- Opening Delimiter -

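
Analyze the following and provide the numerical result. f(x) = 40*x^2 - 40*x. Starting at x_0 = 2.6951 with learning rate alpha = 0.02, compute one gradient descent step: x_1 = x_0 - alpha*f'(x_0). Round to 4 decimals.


We compute the gradient at x_0 and apply the update.
f'(x) = 80*x - 40
f'(2.6951) = 80*2.6951 - 40 = 175.608
x_1 = 2.6951 - 0.02*175.608 = -0.8171


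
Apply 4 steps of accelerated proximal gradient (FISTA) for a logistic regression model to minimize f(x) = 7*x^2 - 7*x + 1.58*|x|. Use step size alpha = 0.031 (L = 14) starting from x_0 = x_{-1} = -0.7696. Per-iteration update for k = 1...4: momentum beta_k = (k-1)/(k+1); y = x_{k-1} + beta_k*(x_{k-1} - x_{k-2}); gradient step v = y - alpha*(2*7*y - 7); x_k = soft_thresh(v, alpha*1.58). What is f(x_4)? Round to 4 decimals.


FISTA on f(x) = 7*x^2 - 7*x + 1.58*|x|
L = 14, alpha = 0.031
Iteration 1: beta = 0.0, y = -0.7696 + 0.0*(-0.7696 + 0.7696) = -0.7696
  grad(y) = -17.7744, v = y - alpha*grad = -0.2186
  prox(v) = soft_thresh(-0.2186, 0.049) = -0.1696
Iteration 2: beta = 0.3333, y = -0.1696 + 0.3333*(-0.1696 + 0.7696) = 0.0304
  grad(y) = -6.5747, v = y - alpha*grad = 0.2342
  prox(v) = soft_thresh(0.2342, 0.049) = 0.1852
Iteration 3: beta = 0.5, y = 0.1852 + 0.5*(0.1852 + 0.1696) = 0.3626
  grad(y) = -1.9232, v = y - alpha*grad = 0.4222
  prox(v) = soft_thresh(0.4222, 0.049) = 0.3733
Iteration 4: beta = 0.6, y = 0.3733 + 0.6*(0.3733 - 0.1852) = 0.4861
  grad(y) = -0.1946, v = y - alpha*grad = 0.4921
  prox(v) = soft_thresh(0.4921, 0.049) = 0.4432
f(x_4) = 7*0.4432^2 - 7*0.4432 + 1.58*|0.4432| = -1.0272


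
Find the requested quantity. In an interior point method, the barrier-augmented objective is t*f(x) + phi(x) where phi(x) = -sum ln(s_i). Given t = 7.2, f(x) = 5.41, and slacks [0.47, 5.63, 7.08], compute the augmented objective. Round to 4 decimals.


Step 1: Compute log-barrier.
ln values: [-0.755, 1.7281, 1.9573]
phi = -(-0.755 + 1.7281 + 1.9573) = -2.9304
Step 2: Compute augmented objective.
t*f(x) = 7.2*5.41 = 38.952
Total = 38.952 - 2.9304 = 36.0216


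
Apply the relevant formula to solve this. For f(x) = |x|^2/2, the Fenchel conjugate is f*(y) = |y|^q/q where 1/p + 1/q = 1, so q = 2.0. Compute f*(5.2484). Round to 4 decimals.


The conjugate exponent q satisfies 1/p + 1/q = 1.
p = 2, so q = 2/(2 - 1) = 2.0
|y|^q = 5.2484^2.0 = 27.5457
f*(5.2484) = 27.5457 / 2.0 = 13.7729


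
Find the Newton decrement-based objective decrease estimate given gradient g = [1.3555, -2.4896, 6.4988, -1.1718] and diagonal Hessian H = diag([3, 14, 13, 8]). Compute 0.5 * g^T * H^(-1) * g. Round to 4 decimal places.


Step 1: H is diagonal, so H^(-1) * g = [0.4518, -0.1778, 0.4999, -0.1465].
Step 2: g^T H^(-1) g = sum_i g_i^2 / H_ii
  = (1.3555)^2/3 + (-2.4896)^2/14 + (6.4988)^2/13 + (-1.1718)^2/8
  = 0.6125 + 0.4427 + 3.2488 + 0.1716 = 4.4756
Step 3: Objective decrease = 0.5 * g^T H^(-1) g = 2.2378


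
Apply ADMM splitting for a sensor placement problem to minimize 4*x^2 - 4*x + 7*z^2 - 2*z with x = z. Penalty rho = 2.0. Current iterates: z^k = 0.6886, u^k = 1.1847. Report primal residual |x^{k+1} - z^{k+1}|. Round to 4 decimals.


ADMM iteration with rho = 2.0, z^k = 0.6886, u^k = 1.1847
Step 1: x-update.
Minimize 4*x^2 - 4*x + (2.0/2)*(x - 0.6886 + 1.1847)^2
FOC: (2*4 + 2.0)*x = 4 + 2.0*(0.6886 - 1.1847)
x^{k+1} = 0.3008
Step 2: z-update.
Minimize 7*z^2 - 2*z + (2.0/2)*(0.3008 - z + 1.1847)^2
FOC: (2*7 + 2.0)*z = 2 + 2.0*(0.3008 + 1.1847)
z^{k+1} = 0.3107
Step 3: u-update.
u^{k+1} = 1.1847 + 0.3008 - 0.3107 = 1.1748
Step 4: Primal residual = |0.3008 - 0.3107| = 0.0099


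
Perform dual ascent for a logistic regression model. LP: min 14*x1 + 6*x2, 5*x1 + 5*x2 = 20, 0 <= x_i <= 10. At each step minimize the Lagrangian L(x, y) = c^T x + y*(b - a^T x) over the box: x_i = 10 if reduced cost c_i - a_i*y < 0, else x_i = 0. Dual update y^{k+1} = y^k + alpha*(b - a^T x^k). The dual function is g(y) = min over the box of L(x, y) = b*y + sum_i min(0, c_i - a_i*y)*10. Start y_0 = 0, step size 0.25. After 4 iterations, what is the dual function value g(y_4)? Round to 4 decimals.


Dual ascent for LP: min 14*x1 + 6*x2, 5*x1 + 5*x2 = 20, 0 <= x_i <= 10
Step 1: y^k = 0.0, reduced costs: (14.0, 6.0)
  x^k = (0.0, 0.0), subgradient = b - a^T x = 20.0
  y^{k+1} = 0.0 + 0.25*20.0 = 5.0
Step 2: y^k = 5.0, reduced costs: (-11.0, -19.0)
  x^k = (10.0, 10.0), subgradient = b - a^T x = -80.0
  y^{k+1} = 5.0 + 0.25*-80.0 = -15.0
Step 3: y^k = -15.0, reduced costs: (89.0, 81.0)
  x^k = (0.0, 0.0), subgradient = b - a^T x = 20.0
  y^{k+1} = -15.0 + 0.25*20.0 = -10.0
Step 4: y^k = -10.0, reduced costs: (64.0, 56.0)
  x^k = (0.0, 0.0), subgradient = b - a^T x = 20.0
  y^{k+1} = -10.0 + 0.25*20.0 = -5.0
Dual objective at y_4 = -5.0: reduced costs (39.0, 31.0), box minimizer x = (0.0, 0.0)
g(y_4) = b*y + (c1 - a1*y)*x1 + (c2 - a2*y)*x2 = 20*(-5.0) + 39.0*0.0 + 31.0*0.0 = -100.0 + 0.0 + 0.0 = -100.0


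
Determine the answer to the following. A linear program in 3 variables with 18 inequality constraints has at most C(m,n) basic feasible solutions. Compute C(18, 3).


Each vertex corresponds to some choice of n active constraints out of m, so the number of vertices is at most C(m, n) = m! / (n!(m-n)!).
m = 18, n = 3
Numerator: 18 * 17 * 16
Denominator: 3! = 6
C(18, 3) = 816


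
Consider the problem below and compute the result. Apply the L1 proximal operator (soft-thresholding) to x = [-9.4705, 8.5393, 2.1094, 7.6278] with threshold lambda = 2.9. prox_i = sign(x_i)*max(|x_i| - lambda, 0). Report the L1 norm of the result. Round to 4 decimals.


Soft-thresholding with lambda = 2.9:
prox(-9.4705) = sign(-9.4705)*max(|-9.4705| - 2.9, 0) = -6.5705
prox(8.5393) = sign(8.5393)*max(|8.5393| - 2.9, 0) = 5.6393
prox(2.1094) = sign(2.1094)*max(|2.1094| - 2.9, 0) = 0.0
prox(7.6278) = sign(7.6278)*max(|7.6278| - 2.9, 0) = 4.7278
prox(x) = [-6.5705, 5.6393, 0.0, 4.7278]
||prox(x)||_1 = 6.5705 + 5.6393 + 0.0 + 4.7278 = 16.9376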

- Closing Delimiter -

- [WHAT IS EXPECTED] Beginning at the line that contains "Determine the answer", reproduce every line down to the last line of the entries above, exactly and only those.

- [ANSWER]
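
Determine the answer to the following. A linear program in 3 variables with 18 inequality constraints has at most C(m,n) basic feasible solutions. Compute C(18, 3).


Each vertex corresponds to some choice of n active constraints out of m, so the number of vertices is at most C(m, n) = m! / (n!(m-n)!).
m = 18, n = 3
Numerator: 18 * 17 * 16
Denominator: 3! = 6
C(18, 3) = 816


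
Consider the problem below and compute the result. Apply the L1 proximal operator (soft-thresholding) to x = [-9.4705, 8.5393, 2.1094, 7.6278] with threshold lambda = 2.9. prox_i = sign(x_i)*max(|x_i| - lambda, 0). Report the L1 norm of the result. Round to 4 decimals.


Soft-thresholding with lambda = 2.9:
prox(-9.4705) = sign(-9.4705)*max(|-9.4705| - 2.9, 0) = -6.5705
prox(8.5393) = sign(8.5393)*max(|8.5393| - 2.9, 0) = 5.6393
prox(2.1094) = sign(2.1094)*max(|2.1094| - 2.9, 0) = 0.0
prox(7.6278) = sign(7.6278)*max(|7.6278| - 2.9, 0) = 4.7278
prox(x) = [-6.5705, 5.6393, 0.0, 4.7278]
||prox(x)||_1 = 6.5705 + 5.6393 + 0.0 + 4.7278 = 16.9376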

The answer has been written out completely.